Task goal: Copy out every line of the data that has the word "Owner" somewhere in it.

Data entries:
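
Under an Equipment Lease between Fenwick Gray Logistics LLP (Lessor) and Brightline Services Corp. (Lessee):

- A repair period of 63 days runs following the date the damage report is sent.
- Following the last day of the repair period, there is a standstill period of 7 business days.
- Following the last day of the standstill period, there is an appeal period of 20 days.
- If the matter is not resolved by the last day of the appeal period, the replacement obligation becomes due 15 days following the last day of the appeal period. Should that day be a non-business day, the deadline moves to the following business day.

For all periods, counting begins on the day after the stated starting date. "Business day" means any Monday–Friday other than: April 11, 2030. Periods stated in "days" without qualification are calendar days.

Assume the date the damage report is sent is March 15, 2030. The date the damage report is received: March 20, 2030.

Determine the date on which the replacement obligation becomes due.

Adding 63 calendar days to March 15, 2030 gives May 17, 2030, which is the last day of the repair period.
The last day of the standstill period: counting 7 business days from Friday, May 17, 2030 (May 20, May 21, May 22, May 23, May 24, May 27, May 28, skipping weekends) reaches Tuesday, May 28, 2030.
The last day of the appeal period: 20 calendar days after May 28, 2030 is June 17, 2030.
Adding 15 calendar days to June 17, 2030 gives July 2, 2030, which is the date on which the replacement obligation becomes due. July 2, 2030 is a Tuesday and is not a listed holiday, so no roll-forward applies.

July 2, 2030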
--
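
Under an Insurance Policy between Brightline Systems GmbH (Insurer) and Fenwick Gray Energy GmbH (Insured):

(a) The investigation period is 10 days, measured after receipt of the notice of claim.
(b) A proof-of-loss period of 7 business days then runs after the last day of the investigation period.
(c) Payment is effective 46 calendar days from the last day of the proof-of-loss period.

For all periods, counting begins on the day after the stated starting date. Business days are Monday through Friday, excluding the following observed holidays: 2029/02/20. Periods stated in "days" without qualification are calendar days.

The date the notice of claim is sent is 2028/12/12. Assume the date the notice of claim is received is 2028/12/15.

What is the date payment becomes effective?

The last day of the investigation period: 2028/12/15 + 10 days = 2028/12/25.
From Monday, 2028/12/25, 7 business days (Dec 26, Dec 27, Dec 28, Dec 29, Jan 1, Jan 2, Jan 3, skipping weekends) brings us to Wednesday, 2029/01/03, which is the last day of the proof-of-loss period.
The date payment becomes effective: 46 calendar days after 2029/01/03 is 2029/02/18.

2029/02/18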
---
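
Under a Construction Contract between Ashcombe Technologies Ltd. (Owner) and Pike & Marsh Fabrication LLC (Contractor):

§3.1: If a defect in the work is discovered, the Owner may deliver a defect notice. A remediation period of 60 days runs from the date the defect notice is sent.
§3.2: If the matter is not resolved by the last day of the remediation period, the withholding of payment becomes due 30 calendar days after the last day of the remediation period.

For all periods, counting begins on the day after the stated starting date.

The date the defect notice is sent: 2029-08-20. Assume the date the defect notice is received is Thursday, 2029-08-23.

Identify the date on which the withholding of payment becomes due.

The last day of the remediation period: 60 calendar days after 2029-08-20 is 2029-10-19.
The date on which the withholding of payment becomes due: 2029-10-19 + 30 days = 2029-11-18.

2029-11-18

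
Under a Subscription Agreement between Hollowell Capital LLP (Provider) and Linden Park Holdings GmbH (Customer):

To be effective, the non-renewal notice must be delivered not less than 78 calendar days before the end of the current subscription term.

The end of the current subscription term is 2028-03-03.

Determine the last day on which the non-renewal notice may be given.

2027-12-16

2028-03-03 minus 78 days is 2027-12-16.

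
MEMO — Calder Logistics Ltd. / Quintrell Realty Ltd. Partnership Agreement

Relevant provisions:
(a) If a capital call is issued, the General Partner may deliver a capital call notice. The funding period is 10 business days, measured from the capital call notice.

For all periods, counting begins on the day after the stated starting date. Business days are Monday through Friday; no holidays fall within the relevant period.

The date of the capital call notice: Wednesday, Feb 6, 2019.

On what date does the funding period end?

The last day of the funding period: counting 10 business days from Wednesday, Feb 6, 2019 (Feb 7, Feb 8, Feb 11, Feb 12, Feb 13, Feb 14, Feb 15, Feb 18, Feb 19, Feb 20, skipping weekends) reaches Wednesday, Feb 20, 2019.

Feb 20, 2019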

Solved exercise:
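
Under a Construction Contract between Ashcombe Technologies Ltd. (Owner) and Pike & Marsh Fabrication LLC (Contractor):
§3.1: If a defect in the work is discovered, the Owner may deliver a defect notice. A remediation period of 60 days runs from the date the defect notice is sent.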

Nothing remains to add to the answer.